Write the entries out exactly, with the final line being the one containing "Consignment #28133 —".

Start of WORKING DATA

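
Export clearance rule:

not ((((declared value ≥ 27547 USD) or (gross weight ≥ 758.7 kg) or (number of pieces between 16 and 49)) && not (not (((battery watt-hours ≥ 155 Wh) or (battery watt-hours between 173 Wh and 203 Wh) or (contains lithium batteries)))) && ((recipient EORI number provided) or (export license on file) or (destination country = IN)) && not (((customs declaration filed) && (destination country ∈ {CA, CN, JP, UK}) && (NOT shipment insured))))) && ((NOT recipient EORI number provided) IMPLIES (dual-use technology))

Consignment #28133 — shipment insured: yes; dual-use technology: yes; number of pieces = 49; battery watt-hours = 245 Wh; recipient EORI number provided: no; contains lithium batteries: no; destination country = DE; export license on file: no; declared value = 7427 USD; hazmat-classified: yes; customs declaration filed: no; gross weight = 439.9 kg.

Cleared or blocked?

Cleared

Atomic conditions:
  declared value ≥ 27547 USD: 7427 ≥ 27547 is false
  gross weight ≥ 758.7 kg: 439.9 ≥ 758.7 is false
  number of pieces between 16 and 49: 49 in [16, 49] is true
  battery watt-hours ≥ 155 Wh: 245 ≥ 155 is true
  battery watt-hours between 173 Wh and 203 Wh: 245 in [173, 203] is false
  contains lithium batteries: no → false
  recipient EORI number provided: no → false
  export license on file: no → false
  destination country = IN: DE == IN is false
  customs declaration filed: no → false
  destination country ∈ {CA, CN, JP, UK}: DE is not in the set → false
  NOT shipment insured: yes → false
  NOT recipient EORI number provided: no → true
  dual-use technology: yes → true
Combine:
[1.1.1] false OR false OR true = true
[1.1.2.1.1] true OR false OR false = true
[1.1.2.1] NOT true = false
[1.1.2] NOT false = true
[1.1.3] false OR false OR false = false
[1.1.4.1] false AND false AND false = false
[1.1.4] NOT false = true
[1.1] true AND true AND false AND true = false
[1] NOT false = true
[2] true → true = true
[root] true AND true = true
Overall: true → cleared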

End of WORKING DATA

## [RESULT FOR THIS EXERCISE]
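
Export clearance rule:

not ((((declared value ≥ 27547 USD) or (gross weight ≥ 758.7 kg) or (number of pieces between 16 and 49)) && not (not (((battery watt-hours ≥ 155 Wh) or (battery watt-hours between 173 Wh and 203 Wh) or (contains lithium batteries)))) && ((recipient EORI number provided) or (export license on file) or (destination country = IN)) && not (((customs declaration filed) && (destination country ∈ {CA, CN, JP, UK}) && (NOT shipment insured))))) && ((NOT recipient EORI number provided) IMPLIES (dual-use technology))

Consignment #28133 — shipment insured: yes; dual-use technology: yes; number of pieces = 49; battery watt-hours = 245 Wh; recipient EORI number provided: no; contains lithium batteries: no; destination country = DE; export license on file: no; declared value = 7427 USD; hazmat-classified: yes; customs declaration filed: no; gross weight = 439.9 kg.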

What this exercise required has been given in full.